■ Your task: Reproduce the records word for word, with nothing left out.

**** Input for this task

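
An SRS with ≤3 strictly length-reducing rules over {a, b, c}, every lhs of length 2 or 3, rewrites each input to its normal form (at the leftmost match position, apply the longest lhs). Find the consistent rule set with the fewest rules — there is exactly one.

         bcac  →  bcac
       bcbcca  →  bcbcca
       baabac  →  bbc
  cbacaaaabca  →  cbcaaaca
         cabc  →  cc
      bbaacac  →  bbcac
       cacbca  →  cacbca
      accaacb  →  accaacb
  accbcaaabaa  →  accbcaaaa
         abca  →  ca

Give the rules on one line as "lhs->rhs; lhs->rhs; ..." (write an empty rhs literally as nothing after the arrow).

  | bcac
  | bcbcca
  | baabac => babac => bbac => bbc
  | cbacaaaabca => cbcaaaabca => cbcaaaca

ab->; ba->b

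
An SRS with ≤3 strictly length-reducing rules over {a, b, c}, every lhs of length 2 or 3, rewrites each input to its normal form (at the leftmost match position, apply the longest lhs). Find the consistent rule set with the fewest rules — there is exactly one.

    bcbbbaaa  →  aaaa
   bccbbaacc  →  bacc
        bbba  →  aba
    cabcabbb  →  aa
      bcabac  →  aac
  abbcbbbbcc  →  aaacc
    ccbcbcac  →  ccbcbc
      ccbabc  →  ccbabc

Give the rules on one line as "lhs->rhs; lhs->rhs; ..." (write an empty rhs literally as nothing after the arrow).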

********

■ Response to the exercise:
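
An SRS with ≤3 strictly length-reducing rules over {a, b, c}, every lhs of length 2 or 3, rewrites each input to its normal form (at the leftmost match position, apply the longest lhs). Find the consistent rule set with the fewest rules — there is exactly one.

         bcac  →  bcac
       bcbcca  →  bcbcca
       baabac  →  bbc
  cbacaaaabca  →  cbcaaaca
         cabc  →  cc
      bbaacac  →  bbcac
       cacbca  →  cacbca
      accaacb  →  accaacb
  accbcaaabaa  →  accbcaaaa
         abca  →  ca

Give the rules on one line as "lhs->rhs; lhs->rhs; ..." (write an empty rhs literally as nothing after the arrow).

  | bcac
  | bcbcca
  | baabac => babac => bbac => bbc
  | cbacaaaabca => cbcaaaabca => cbcaaaca

ab->; ba->b

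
An SRS with ≤3 strictly length-reducing rules over {a, b, c}, every lhs of length 2 or 3, rewrites each input to its normal form (at the leftmost match position, apply the longest lhs). Find the consistent rule set with the fewest rules — there is exactly one.

    bcbbbaaa  →  aaaa
   bccbbaacc  →  bacc
        bbba  →  aba
    cabcabbb  →  aa
      bcabac  →  aac
  abbcbbbbcc  →  aaacc
    ccbcbcac  →  ccbcbc
      ccbabc  →  ccbabc

Give the rules on one line as "lhs->rhs; lhs->rhs; ..." (write an empty rhs literally as nothing after the arrow).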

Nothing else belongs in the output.